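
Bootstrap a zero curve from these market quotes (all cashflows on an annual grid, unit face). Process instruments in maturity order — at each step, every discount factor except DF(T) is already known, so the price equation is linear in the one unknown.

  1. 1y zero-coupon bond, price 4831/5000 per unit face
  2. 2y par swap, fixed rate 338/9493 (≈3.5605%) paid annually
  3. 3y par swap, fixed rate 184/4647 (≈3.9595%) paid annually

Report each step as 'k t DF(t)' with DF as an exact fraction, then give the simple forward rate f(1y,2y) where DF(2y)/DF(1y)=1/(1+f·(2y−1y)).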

# [The task]
The answer should contain every line of the data, unchanged.

# [Exercise output]
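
Bootstrap a zero curve from these market quotes (all cashflows on an annual grid, unit face). Process instruments in maturity order — at each step, every discount factor except DF(T) is already known, so the price equation is linear in the one unknown.

  1. 1y zero-coupon bond, price 4831/5000 per unit face
  2. 2y par swap, fixed rate 338/9493 (≈3.5605%) paid annually
  3. 3y par swap, fixed rate 184/4647 (≈3.9595%) paid annually

Report each step as 'k t DF(t)' with DF as an exact fraction, then give the simple forward rate f(1y,2y) where DF(2y)/DF(1y)=1/(1+f·(2y−1y)).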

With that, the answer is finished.